■ **Task instructions**: In the records below, one line contains "Prove, using the ε-δ". Print that line and every line after it exactly, down to the final one.
··········
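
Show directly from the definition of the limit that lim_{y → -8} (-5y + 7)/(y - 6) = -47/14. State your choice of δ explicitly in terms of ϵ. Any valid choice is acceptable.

δ = min(7, (98/23)ϵ)

Suppose ϵ > 0. We want δ > 0 with 0 < |y + 8| < δ ⇒ |(-5y + 7)/(y - 6) + 47/14| < ϵ.
Combining over a common denominator, (-5y + 7)/(y - 6) + 47/14 = [(-5y + 7)·(-14) − 47·(y - 6)] / [(-14)·(y - 6)] = 23(y + 8) / ((-14)(y - 6)).
So |(-5y + 7)/(y - 6) + 47/14| = 23|y + 8| / (14·|y − 6|).
Restrict δ ≤ 7. Then |y + 8| < 7 gives |y − 6| = |(y + 8) + (-14)| ≥ 14 − 7 = 7.
Hence |(-5y + 7)/(y - 6) + 47/14| < 23|y + 8|/(14·7) = (23/98)|y + 8|, which is < ϵ once |y + 8| < (98/23)ϵ.
Take δ = min(7, (98/23)ϵ). Then 0 < |y + 8| < δ forces both bounds, so |(-5y + 7)/(y - 6) + 47/14| < ϵ.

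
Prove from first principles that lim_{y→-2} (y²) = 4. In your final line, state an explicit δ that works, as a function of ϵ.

Suppose ϵ > 0. We seek δ > 0 with 0 < |y + 2| < δ ⇒ |y² − 4| < ϵ.
Factor: y² − 4 = (y + 2)(y - 2), so |y² − 4| = |y + 2|·|y - 2|.
Impose δ ≤ 1 so that |y| < 3; then |y - 2| ≤ 5.
Hence |y² − 4| ≤ 5|y + 2|, which is < ϵ once |y + 2| < ϵ/5.
Take δ = min(1, ϵ/5). If 0 < |y + 2| < δ then both bounds hold and |y² − 4| ≤ 5|y + 2| < 5·(ϵ/5) = ϵ.

δ = min(1, ϵ/5)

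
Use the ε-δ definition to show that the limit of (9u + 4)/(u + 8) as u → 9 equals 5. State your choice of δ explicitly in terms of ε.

δ = min(17/2, (17/8)ε)

Let ε > 0. We want δ > 0 with 0 < |u − 9| < δ ⇒ |(9u + 4)/(u + 8) − 5| < ε.
Combining over a common denominator, (9u + 4)/(u + 8) − 5 = [(9u + 4)·17 − 85·(u + 8)] / [17·(u + 8)] = 68(u − 9) / (17(u + 8)).
So |(9u + 4)/(u + 8) − 5| = 68|u − 9| / (17·|u + 8|).
Require δ ≤ 17/2, so |u + 8| ≥ |17| − |u − 9| > 17 − 17/2 = 17/2.
Hence |(9u + 4)/(u + 8) − 5| < 68|u − 9|/(17·(17/2)) = (8/17)|u − 9|, which is < ε once |u − 9| < (17/8)ε.
Take δ = min(17/2, (17/8)ε). Then 0 < |u − 9| < δ forces both bounds, so |(9u + 4)/(u + 8) − 5| < ε.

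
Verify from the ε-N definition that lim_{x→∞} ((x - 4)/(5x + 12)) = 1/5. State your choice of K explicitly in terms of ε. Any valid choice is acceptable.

K = (32/25)/ε

Suppose ε > 0. We seek K > 0 such that x > K implies |(x - 4)/(5x + 12) − (1/5)| < ε.
(x - 4)/(5x + 12) − (1/5) = (5(x - 4) − (5x + 12)) / (5(5x + 12)) = -32/(5(5x + 12)).
For x > 0 we have 5x + 12 > 5x, so |(x - 4)/(5x + 12) − (1/5)| = 32/(5(5x + 12)) < 32/(5·5x) = (32/25)/x.
Thus |(x - 4)/(5x + 12) − (1/5)| < ε whenever x > (32/25)/ε.
Take K = (32/25)/ε. If x > K then |(x - 4)/(5x + 12) − (1/5)| < (32/25)/x < ε.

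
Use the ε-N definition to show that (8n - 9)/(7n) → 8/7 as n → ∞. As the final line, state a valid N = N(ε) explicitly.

Let ε > 0 be given. For n ≥ 1, |(8n - 9)/(7n) − (8/7)| = |-63|/(7(7n)) = 63/(7(7n)).
Since 7n ≥ 7n for n ≥ 1, this is ≤ 63/(7·7n) = (9/7)/n.
So |(8n - 9)/(7n) − (8/7)| < ε whenever n > (9/7)/ε.
Take N = (9/7)/ε. If n > N then |(8n - 9)/(7n) − (8/7)| ≤ (9/7)/n < ε.

N = (9/7)/ε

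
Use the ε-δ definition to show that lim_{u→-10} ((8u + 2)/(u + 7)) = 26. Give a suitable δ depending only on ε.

Fix ε > 0. We want δ > 0 with 0 < |u + 10| < δ ⇒ |(8u + 2)/(u + 7) − 26| < ε.
Combining over a common denominator, (8u + 2)/(u + 7) − 26 = [(8u + 2)·(-3) − (-78)·(u + 7)] / [(-3)·(u + 7)] = 54(u + 10) / ((-3)(u + 7)).
So |(8u + 2)/(u + 7) − 26| = 54|u + 10| / (3·|u + 7|).
Restrict δ ≤ 3/2. Then |u + 10| < 3/2 gives |u + 7| = |(u + 10) + (-3)| ≥ 3 − 3/2 = 3/2.
Hence |(8u + 2)/(u + 7) − 26| < 54|u + 10|/(3·(3/2)) = 12|u + 10|, which is < ε once |u + 10| < (1/12)ε.
Take δ = min(3/2, (1/12)ε). Then 0 < |u + 10| < δ forces both bounds, so |(8u + 2)/(u + 7) − 26| < ε.

δ = min(3/2, (1/12)ε)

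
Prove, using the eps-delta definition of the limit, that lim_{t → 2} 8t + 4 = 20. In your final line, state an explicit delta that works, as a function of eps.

Fix eps > 0. We need delta > 0 so that 0 < |t − 2| < delta implies |(8t + 4) − 20| < eps.
Since (8t + 4) − 20 = 8(t − 2), we have |(8t + 4) − 20| = 8|t − 2|.
Thus it suffices that |t − 2| < eps/8.
Choosing delta = eps/8 gives |(8t + 4) − 20| = 8|t − 2| < eps whenever |t − 2| < delta.

delta = eps/8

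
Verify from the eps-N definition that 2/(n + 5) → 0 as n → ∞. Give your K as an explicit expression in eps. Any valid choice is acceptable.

K = 2/eps

Let eps > 0. For n ≥ 1, |2/(n + 5) − 0| = 2/(n + 5) ≤ 2/n.
We need 2/n < eps, i.e. n > 2/eps.
Take K = 2/eps. If n > K then |2/(n + 5)| ≤ 2/n < eps.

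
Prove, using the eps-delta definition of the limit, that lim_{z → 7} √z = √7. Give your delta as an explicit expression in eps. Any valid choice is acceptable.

Let eps > 0 be given. We want delta > 0 such that 0 < |z − 7| < delta implies |√z − √7| < eps.
Multiplying by the conjugate, |√z − √7| = |z − 7|/(√z + √7).
Restrict delta ≤ 7 so that |z − 7| < 7 forces z > 0, and then √z + √7 > √7.
Hence |√z − √7| < |z − 7|/√7, which is < eps once |z − 7| < √7·eps.
Take delta = min(7, √7·eps). If 0 < |z − 7| < delta then z > 0 and |√z − √7| < |z − 7|/√7 < eps.

delta = min(7, √7·eps)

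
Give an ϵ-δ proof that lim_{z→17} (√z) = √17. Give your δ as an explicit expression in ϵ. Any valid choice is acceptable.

δ = min(17, √17·ϵ)

Let ϵ > 0 be given. We want δ > 0 such that 0 < |z − 17| < δ implies |√z − √17| < ϵ.
Multiplying by the conjugate, |√z − √17| = |z − 17|/(√z + √17).
Restrict δ ≤ 17 so that |z − 17| < 17 forces z > 0, and then √z + √17 > √17.
Hence |√z − √17| < |z − 17|/√17, which is < ϵ once |z − 17| < √17·ϵ.
Take δ = min(17, √17·ϵ). If 0 < |z − 17| < δ then z > 0 and |√z − √17| < |z − 17|/√17 < ϵ.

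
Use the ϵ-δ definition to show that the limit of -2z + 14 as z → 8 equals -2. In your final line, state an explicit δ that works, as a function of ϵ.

Fix ϵ > 0. We need δ > 0 so that 0 < |z − 8| < δ implies |(-2z + 14) + 2| < ϵ.
|(-2z + 14) + 2| = |-2z + 16| = 2|z − 8|.
Thus it suffices that |z − 8| < ϵ/2.
Choosing δ = ϵ/2 gives |(-2z + 14) + 2| = 2|z − 8| < ϵ whenever |z − 8| < δ.

δ = ϵ/2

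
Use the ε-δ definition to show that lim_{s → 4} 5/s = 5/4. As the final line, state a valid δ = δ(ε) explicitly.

δ = min(2, (8/5)ε)

Let ε > 0. We seek δ > 0 such that 0 < |s − 4| < δ implies |5/s − (5/4)| < ε.
|5/s − (5/4)| = 5·|4 − s|/(4·|s|) = 5|s − 4|/(4|s|).
Restrict δ ≤ 2. Then |s − 4| < 2 gives |s| > 2, so 4|s| > 8.
Then |5/s − (5/4)| < 5|s − 4|/8, which is < ε when |s − 4| < (8/5)ε.
Take δ = min(2, (8/5)ε). Then 0 < |s − 4| < δ gives both |s − 4| < 2 and |s − 4| < (8/5)ε, so |5/s − (5/4)| < ε.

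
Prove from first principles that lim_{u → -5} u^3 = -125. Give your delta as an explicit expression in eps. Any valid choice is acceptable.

Let eps > 0. We seek delta > 0 with 0 < |u + 5| < delta ⇒ |u^3 + 125| < eps.
Factor: u^3 + 125 = (u + 5)(u^2 - 5u + 25), so |u^3 + 125| = |u + 5|·|u^2 - 5u + 25|.
Restrict delta ≤ 1. Then |u + 5| < 1 gives |u| < 6, so by the triangle inequality |u^2 - 5u + 25| ≤ 6^2 + 5·6 + 25 = 91.
Hence |u^3 + 125| ≤ 91|u + 5|, which is < eps once |u + 5| < eps/91.
Take delta = min(1, eps/91). If 0 < |u + 5| < delta then both bounds hold and |u^3 + 125| ≤ 91|u + 5| < 91·(eps/91) = eps.

delta = min(1, eps/91)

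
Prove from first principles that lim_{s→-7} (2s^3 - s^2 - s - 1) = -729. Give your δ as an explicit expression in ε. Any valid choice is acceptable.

Let ε > 0 be given. We want δ > 0 such that 0 < |s + 7| < δ implies |(2s^3 - s^2 - s - 1) + 729| < ε.
(2s^3 - s^2 - s - 1) + 729 = 2s^3 - s^2 - s + 728 = (s + 7)(2s^2 - 15s + 104).
So |(2s^3 - s^2 - s - 1) + 729| = |s + 7|·|2s^2 - 15s + 104|.
Assume first that |s + 7| < 2, so |s| < 9. Then |2s^2 - 15s + 104| ≤ 2·9^2 + 15·9 + 104 = 401.
Hence |(2s^3 - s^2 - s - 1) + 729| ≤ 401|s + 7| < ε provided |s + 7| < ε/401.
Choosing δ = min(2, ε/401) ensures both conditions, hence |(2s^3 - s^2 - s - 1) + 729| < ε.

δ = min(2, ε/401)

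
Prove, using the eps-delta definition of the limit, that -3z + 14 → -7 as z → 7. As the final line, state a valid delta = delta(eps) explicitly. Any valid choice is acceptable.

Let eps > 0 be given. We need delta > 0 so that 0 < |z − 7| < delta implies |(-3z + 14) + 7| < eps.
|(-3z + 14) + 7| = |-3z + 21| = 3|z − 7|.
So 3|z − 7| < eps exactly when |z − 7| < eps/3.
Choosing delta = eps/3 gives |(-3z + 14) + 7| = 3|z − 7| < eps whenever |z − 7| < delta.

delta = eps/3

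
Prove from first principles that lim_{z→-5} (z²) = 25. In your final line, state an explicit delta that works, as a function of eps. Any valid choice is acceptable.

Fix eps > 0. We seek delta > 0 with 0 < |z + 5| < delta ⇒ |z² − 25| < eps.
Factor: z² − 25 = (z + 5)(z - 5), so |z² − 25| = |z + 5|·|z - 5|.
Impose delta ≤ 1 so that |z| < 6; then |z - 5| ≤ 11.
Hence |z² − 25| ≤ 11|z + 5|, which is < eps once |z + 5| < eps/11.
Take delta = min(1, eps/11). If 0 < |z + 5| < delta then both bounds hold and |z² − 25| ≤ 11|z + 5| < 11·(eps/11) = eps.

delta = min(1, eps/11)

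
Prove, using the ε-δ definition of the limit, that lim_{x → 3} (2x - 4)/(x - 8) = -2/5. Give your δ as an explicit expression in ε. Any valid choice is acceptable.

δ = min(5/2, (25/24)ε)

Suppose ε > 0. We want δ > 0 with 0 < |x − 3| < δ ⇒ |(2x - 4)/(x - 8) + 2/5| < ε.
Combining over a common denominator, (2x - 4)/(x - 8) + 2/5 = [(2x - 4)·(-5) − 2·(x - 8)] / [(-5)·(x - 8)] = -12(x − 3) / ((-5)(x - 8)).
So |(2x - 4)/(x - 8) + 2/5| = 12|x − 3| / (5·|x − 8|).
Require δ ≤ 5/2, so |x − 8| ≥ |-5| − |x − 3| > 5 − 5/2 = 5/2.
Hence |(2x - 4)/(x - 8) + 2/5| < 12|x − 3|/(5·(5/2)) = (24/25)|x − 3|, which is < ε once |x − 3| < (25/24)ε.
Take δ = min(5/2, (25/24)ε). Then 0 < |x − 3| < δ forces both bounds, so |(2x - 4)/(x - 8) + 2/5| < ε.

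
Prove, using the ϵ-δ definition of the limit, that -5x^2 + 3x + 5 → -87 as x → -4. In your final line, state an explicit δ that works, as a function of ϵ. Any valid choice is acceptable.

Let ϵ > 0 be given. We want δ > 0 such that 0 < |x + 4| < δ implies |(-5x^2 + 3x + 5) + 87| < ϵ.
(-5x^2 + 3x + 5) + 87 = -5x^2 + 3x + 92 = (x + 4)(-5x + 23).
So |(-5x^2 + 3x + 5) + 87| = |x + 4|·|-5x + 23|.
Require δ ≤ 2. Then |x + 4| < 2 gives |x| < 6, and by the triangle inequality |-5x + 23| ≤ 5·6 + 23 = 53.
Hence |(-5x^2 + 3x + 5) + 87| ≤ 53|x + 4| < ϵ provided |x + 4| < ϵ/53.
Choosing δ = min(2, ϵ/53) ensures both conditions, hence |(-5x^2 + 3x + 5) + 87| < ϵ.

δ = min(2, ϵ/53)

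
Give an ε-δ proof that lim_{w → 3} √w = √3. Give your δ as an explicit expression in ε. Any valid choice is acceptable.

δ = min(3, √3·ε)

Let ε > 0. We want δ > 0 such that 0 < |w − 3| < δ implies |√w − √3| < ε.
Rationalise: √w − √3 = (w − 3)/(√w + √3), so |√w − √3| = |w − 3|/(√w + √3).
Restrict δ ≤ 3 so that |w − 3| < 3 forces w > 0, and then √w + √3 > √3.
Hence |√w − √3| < |w − 3|/√3, which is < ε once |w − 3| < √3·ε.
Take δ = min(3, √3·ε). If 0 < |w − 3| < δ then w > 0 and |√w − √3| < |w − 3|/√3 < ε.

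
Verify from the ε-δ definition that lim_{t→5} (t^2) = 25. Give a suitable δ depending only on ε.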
··········
■ **Response**:
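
Prove, using the ε-δ definition of the limit, that lim_{x → 3} (2x - 4)/(x - 8) = -2/5. Give your δ as an explicit expression in ε. Any valid choice is acceptable.

δ = min(5/2, (25/24)ε)

Suppose ε > 0. We want δ > 0 with 0 < |x − 3| < δ ⇒ |(2x - 4)/(x - 8) + 2/5| < ε.
Combining over a common denominator, (2x - 4)/(x - 8) + 2/5 = [(2x - 4)·(-5) − 2·(x - 8)] / [(-5)·(x - 8)] = -12(x − 3) / ((-5)(x - 8)).
So |(2x - 4)/(x - 8) + 2/5| = 12|x − 3| / (5·|x − 8|).
Require δ ≤ 5/2, so |x − 8| ≥ |-5| − |x − 3| > 5 − 5/2 = 5/2.
Hence |(2x - 4)/(x - 8) + 2/5| < 12|x − 3|/(5·(5/2)) = (24/25)|x − 3|, which is < ε once |x − 3| < (25/24)ε.
Take δ = min(5/2, (25/24)ε). Then 0 < |x − 3| < δ forces both bounds, so |(2x - 4)/(x - 8) + 2/5| < ε.

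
Prove, using the ϵ-δ definition of the limit, that -5x^2 + 3x + 5 → -87 as x → -4. In your final line, state an explicit δ that works, as a function of ϵ. Any valid choice is acceptable.

Let ϵ > 0 be given. We want δ > 0 such that 0 < |x + 4| < δ implies |(-5x^2 + 3x + 5) + 87| < ϵ.
(-5x^2 + 3x + 5) + 87 = -5x^2 + 3x + 92 = (x + 4)(-5x + 23).
So |(-5x^2 + 3x + 5) + 87| = |x + 4|·|-5x + 23|.
Require δ ≤ 2. Then |x + 4| < 2 gives |x| < 6, and by the triangle inequality |-5x + 23| ≤ 5·6 + 23 = 53.
Hence |(-5x^2 + 3x + 5) + 87| ≤ 53|x + 4| < ϵ provided |x + 4| < ϵ/53.
Choosing δ = min(2, ϵ/53) ensures both conditions, hence |(-5x^2 + 3x + 5) + 87| < ϵ.

δ = min(2, ϵ/53)

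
Give an ε-δ proof that lim_{w → 3} √w = √3. Give your δ as an explicit expression in ε. Any valid choice is acceptable.

δ = min(3, √3·ε)

Let ε > 0. We want δ > 0 such that 0 < |w − 3| < δ implies |√w − √3| < ε.
Rationalise: √w − √3 = (w − 3)/(√w + √3), so |√w − √3| = |w − 3|/(√w + √3).
Restrict δ ≤ 3 so that |w − 3| < 3 forces w > 0, and then √w + √3 > √3.
Hence |√w − √3| < |w − 3|/√3, which is < ε once |w − 3| < √3·ε.
Take δ = min(3, √3·ε). If 0 < |w − 3| < δ then w > 0 and |√w − √3| < |w − 3|/√3 < ε.

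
Verify from the ε-δ definition that lim_{t→5} (t^2) = 25. Give a suitable δ depending only on ε.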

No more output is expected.